-- Task description --
This exercise asks for every line of the material that includes the word "below".

-- Records for this task --
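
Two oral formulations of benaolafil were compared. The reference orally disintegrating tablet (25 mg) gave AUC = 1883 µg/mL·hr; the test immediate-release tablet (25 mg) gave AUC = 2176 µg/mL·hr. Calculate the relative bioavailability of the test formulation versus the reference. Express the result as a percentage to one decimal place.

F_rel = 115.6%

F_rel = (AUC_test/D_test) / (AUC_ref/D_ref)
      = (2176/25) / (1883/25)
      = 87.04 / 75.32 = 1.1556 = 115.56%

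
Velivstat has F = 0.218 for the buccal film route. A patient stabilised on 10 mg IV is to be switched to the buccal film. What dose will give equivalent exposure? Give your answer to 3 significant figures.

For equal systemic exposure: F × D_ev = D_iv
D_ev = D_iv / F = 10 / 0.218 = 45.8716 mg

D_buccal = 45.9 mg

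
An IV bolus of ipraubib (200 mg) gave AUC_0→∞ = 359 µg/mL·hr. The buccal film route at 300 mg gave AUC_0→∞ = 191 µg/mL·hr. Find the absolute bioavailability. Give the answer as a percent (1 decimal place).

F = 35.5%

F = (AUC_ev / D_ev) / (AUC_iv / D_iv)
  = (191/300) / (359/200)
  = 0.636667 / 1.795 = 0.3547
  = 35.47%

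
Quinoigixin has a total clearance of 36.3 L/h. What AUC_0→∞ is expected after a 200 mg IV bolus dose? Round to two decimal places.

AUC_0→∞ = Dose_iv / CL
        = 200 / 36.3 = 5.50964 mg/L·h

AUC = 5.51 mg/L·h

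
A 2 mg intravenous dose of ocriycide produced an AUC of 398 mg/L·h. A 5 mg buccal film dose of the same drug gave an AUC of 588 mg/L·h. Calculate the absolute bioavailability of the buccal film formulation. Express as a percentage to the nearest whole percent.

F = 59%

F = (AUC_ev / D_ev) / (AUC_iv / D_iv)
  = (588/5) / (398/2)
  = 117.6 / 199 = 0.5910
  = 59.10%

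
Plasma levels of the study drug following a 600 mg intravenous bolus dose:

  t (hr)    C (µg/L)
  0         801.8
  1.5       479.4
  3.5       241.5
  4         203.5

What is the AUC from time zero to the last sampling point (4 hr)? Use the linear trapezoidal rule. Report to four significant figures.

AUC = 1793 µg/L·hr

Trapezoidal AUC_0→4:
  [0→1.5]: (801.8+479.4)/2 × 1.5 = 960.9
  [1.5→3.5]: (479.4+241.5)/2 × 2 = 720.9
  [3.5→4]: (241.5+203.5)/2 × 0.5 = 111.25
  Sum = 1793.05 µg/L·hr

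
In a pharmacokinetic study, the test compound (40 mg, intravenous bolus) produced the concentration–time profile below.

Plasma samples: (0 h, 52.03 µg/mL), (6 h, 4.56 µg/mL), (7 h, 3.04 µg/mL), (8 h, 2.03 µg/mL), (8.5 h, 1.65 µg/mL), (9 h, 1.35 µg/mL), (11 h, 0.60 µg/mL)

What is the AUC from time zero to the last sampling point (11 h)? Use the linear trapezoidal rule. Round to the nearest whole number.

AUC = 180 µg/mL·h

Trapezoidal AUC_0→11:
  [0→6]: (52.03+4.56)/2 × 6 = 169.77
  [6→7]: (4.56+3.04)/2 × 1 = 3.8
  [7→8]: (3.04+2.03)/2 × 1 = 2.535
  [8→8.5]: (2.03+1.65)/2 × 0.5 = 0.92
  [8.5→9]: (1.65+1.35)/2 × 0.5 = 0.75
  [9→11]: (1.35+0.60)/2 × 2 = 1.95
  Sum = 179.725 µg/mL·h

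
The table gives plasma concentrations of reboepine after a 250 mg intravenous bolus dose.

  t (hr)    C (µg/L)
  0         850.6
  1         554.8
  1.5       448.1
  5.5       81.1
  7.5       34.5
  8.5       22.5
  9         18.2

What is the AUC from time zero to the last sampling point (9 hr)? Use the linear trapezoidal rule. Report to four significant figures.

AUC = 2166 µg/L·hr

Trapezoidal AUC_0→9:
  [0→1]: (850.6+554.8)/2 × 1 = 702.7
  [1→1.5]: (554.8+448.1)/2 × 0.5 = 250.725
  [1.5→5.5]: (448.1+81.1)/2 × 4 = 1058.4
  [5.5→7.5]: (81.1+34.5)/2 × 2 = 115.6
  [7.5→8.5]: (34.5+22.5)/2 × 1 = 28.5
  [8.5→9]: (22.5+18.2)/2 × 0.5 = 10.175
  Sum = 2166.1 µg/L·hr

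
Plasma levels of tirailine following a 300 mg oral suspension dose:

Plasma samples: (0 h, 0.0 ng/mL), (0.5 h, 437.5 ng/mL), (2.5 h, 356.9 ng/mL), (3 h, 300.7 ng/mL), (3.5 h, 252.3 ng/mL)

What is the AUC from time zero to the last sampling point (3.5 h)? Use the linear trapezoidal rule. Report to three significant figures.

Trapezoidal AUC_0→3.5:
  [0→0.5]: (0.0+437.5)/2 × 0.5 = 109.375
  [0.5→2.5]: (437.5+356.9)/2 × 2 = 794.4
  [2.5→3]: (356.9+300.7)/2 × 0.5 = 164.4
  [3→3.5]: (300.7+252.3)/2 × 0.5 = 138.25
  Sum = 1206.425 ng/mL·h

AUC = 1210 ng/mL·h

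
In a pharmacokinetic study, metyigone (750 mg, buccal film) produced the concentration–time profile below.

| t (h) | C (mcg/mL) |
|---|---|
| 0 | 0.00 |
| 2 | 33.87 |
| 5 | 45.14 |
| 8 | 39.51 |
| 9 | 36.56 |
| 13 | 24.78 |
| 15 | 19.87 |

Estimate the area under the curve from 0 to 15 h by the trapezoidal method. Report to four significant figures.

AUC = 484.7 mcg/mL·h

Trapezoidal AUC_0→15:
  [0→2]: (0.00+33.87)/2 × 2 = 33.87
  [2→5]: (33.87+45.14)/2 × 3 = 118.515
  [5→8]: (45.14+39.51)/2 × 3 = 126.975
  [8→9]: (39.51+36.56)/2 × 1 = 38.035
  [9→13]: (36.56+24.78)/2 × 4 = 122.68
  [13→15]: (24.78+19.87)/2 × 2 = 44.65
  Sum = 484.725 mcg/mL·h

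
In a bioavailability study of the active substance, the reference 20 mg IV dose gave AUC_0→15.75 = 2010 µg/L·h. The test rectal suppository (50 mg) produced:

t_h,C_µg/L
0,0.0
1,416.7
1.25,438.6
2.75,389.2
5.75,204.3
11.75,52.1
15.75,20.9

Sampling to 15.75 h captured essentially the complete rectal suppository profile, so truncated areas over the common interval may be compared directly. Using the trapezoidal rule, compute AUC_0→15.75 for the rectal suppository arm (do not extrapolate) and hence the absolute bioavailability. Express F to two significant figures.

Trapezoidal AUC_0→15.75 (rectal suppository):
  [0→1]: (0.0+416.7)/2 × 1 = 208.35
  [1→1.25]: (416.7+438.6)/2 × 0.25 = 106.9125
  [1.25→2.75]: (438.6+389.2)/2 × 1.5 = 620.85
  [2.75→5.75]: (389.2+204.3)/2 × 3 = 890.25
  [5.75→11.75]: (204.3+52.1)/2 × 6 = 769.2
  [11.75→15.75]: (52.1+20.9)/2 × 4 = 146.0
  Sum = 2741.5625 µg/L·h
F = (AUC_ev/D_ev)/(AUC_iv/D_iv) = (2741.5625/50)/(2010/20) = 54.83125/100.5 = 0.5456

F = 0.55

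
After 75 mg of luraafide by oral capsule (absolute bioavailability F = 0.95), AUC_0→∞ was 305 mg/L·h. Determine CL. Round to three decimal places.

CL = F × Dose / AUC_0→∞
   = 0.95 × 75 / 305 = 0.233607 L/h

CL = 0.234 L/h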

-- Response to the exercise --
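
In a pharmacokinetic study, the test compound (40 mg, intravenous bolus) produced the concentration–time profile below.
In a pharmacokinetic study, metyigone (750 mg, buccal film) produced the concentration–time profile below.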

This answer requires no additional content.